[DATASET RECORDS]:
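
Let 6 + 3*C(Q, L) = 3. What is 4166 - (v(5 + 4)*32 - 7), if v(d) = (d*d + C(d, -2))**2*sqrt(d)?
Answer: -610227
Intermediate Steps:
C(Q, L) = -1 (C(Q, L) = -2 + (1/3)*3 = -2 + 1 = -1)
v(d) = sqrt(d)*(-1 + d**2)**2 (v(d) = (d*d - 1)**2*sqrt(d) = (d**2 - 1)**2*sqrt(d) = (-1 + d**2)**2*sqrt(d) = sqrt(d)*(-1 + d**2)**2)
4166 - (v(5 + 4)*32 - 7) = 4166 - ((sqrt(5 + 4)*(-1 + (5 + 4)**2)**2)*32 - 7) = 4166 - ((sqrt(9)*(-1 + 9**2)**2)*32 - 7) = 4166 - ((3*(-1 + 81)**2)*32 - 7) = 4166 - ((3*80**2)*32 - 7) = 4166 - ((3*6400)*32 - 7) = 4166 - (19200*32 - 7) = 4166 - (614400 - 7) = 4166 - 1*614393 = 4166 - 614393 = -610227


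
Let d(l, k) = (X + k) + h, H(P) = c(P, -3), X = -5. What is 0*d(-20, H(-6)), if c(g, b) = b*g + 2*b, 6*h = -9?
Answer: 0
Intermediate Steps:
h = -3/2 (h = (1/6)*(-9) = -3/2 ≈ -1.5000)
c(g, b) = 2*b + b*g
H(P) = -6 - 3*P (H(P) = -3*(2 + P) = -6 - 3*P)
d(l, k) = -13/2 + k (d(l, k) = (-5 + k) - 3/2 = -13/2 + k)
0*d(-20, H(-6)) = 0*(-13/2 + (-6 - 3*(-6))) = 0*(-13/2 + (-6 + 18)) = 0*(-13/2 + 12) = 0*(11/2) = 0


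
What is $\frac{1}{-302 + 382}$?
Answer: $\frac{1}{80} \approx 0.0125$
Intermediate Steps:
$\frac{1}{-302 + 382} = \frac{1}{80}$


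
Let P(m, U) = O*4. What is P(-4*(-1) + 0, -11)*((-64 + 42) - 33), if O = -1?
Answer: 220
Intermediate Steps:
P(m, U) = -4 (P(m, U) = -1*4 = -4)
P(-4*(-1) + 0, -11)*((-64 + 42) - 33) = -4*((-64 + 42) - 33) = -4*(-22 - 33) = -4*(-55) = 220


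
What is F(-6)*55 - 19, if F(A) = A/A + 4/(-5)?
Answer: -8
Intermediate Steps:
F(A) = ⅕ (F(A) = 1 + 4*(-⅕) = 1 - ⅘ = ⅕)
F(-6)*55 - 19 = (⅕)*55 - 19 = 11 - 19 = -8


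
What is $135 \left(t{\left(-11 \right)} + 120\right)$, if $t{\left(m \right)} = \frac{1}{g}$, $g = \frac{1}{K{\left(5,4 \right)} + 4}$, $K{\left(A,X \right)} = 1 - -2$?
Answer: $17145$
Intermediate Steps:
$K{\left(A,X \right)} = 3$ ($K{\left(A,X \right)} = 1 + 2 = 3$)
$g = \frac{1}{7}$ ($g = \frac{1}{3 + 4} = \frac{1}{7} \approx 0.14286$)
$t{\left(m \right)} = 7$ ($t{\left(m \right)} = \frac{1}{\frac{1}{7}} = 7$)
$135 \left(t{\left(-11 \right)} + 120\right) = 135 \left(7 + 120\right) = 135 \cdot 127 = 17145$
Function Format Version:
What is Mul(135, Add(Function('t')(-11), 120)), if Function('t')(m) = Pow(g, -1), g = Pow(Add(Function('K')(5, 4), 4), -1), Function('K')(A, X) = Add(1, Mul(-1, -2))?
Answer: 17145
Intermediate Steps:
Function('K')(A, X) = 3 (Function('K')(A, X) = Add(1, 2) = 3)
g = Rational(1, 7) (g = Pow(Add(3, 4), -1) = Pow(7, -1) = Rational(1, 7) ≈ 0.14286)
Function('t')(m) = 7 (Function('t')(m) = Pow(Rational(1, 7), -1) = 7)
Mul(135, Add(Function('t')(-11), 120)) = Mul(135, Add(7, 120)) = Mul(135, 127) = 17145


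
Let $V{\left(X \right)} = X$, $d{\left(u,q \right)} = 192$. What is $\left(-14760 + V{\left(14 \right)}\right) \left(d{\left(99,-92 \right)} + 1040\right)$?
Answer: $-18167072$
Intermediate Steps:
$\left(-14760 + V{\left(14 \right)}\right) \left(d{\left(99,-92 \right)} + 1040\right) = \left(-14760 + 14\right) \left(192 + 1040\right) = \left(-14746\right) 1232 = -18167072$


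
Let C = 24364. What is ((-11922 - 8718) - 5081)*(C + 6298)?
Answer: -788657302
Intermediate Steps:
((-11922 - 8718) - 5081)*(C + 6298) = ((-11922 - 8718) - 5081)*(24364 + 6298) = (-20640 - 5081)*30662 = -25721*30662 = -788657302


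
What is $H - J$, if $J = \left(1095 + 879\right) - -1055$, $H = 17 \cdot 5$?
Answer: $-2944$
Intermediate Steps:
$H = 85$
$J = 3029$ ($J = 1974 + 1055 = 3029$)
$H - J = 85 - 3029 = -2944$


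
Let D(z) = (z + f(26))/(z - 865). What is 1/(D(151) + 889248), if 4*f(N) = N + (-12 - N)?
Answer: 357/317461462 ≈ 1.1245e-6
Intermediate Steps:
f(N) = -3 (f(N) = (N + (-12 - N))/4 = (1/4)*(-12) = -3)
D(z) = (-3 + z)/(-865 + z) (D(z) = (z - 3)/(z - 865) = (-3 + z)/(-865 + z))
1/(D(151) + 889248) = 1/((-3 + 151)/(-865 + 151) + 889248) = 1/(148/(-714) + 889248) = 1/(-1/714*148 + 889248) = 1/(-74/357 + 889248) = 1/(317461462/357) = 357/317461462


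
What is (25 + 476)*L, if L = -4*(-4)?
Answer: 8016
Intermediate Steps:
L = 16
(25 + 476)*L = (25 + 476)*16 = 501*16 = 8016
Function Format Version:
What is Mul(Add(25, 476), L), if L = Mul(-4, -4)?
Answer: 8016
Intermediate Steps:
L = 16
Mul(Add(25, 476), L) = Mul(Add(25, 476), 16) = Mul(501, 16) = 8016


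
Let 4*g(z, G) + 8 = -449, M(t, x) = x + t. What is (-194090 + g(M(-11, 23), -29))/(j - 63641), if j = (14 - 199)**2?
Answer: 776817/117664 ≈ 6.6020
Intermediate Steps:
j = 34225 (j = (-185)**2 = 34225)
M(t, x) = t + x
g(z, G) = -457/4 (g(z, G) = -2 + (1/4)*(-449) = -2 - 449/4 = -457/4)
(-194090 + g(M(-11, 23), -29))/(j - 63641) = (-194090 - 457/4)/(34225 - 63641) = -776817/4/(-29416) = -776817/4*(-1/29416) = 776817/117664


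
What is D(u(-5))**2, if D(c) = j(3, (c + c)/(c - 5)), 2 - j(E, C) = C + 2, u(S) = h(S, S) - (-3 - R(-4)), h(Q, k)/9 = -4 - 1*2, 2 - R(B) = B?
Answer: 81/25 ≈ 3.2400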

---

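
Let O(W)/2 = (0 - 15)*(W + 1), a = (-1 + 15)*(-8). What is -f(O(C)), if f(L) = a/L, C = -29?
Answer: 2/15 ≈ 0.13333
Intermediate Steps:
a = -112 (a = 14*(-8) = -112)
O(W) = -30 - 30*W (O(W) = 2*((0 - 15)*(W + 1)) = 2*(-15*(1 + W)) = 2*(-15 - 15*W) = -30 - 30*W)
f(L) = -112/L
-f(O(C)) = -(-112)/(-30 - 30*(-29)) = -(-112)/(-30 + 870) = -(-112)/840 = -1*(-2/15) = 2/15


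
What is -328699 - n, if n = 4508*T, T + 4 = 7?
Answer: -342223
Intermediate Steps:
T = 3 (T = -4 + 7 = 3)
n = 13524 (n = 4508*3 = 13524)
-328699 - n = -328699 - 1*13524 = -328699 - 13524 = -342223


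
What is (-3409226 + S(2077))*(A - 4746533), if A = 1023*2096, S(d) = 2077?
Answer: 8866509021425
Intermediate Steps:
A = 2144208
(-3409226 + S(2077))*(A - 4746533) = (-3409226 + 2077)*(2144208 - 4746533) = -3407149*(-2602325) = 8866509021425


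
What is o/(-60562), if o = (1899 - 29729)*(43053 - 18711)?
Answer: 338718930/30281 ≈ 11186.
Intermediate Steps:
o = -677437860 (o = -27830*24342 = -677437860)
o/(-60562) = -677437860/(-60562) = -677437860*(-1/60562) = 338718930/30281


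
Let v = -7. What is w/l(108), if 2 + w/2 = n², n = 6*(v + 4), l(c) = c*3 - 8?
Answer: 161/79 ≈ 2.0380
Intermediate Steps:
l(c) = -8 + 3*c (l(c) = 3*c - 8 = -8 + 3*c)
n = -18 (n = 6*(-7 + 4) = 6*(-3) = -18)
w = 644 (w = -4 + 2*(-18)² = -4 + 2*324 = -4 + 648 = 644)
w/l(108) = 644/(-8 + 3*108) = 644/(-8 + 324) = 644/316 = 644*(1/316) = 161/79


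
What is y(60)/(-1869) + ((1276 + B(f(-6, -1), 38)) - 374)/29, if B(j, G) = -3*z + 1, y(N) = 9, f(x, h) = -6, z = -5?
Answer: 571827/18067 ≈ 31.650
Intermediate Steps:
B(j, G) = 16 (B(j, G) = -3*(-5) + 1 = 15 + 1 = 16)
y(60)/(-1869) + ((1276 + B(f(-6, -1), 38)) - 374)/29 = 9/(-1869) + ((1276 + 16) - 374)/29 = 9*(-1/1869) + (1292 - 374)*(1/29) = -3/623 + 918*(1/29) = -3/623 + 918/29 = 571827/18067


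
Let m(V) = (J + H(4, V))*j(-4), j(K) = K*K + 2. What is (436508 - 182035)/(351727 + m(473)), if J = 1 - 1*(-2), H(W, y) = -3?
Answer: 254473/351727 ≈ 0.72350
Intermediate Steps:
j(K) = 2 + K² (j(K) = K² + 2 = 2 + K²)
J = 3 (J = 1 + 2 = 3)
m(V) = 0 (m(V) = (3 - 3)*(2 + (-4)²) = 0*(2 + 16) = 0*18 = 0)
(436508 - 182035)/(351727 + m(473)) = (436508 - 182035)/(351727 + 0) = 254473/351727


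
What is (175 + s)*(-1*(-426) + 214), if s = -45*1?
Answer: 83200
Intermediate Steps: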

[WORK TASK]:
Write out, from the lines above, only those from the line with "What is -328699" to the line with "What is (-3409226", exactly as given, including the first and the last.

[ANSWER SPACE]:
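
What is -328699 - n, if n = 4508*T, T + 4 = 7?
Answer: -342223
Intermediate Steps:
T = 3 (T = -4 + 7 = 3)
n = 13524 (n = 4508*3 = 13524)
-328699 - n = -328699 - 1*13524 = -328699 - 13524 = -342223


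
What is (-3409226 + S(2077))*(A - 4746533), if A = 1023*2096, S(d) = 2077?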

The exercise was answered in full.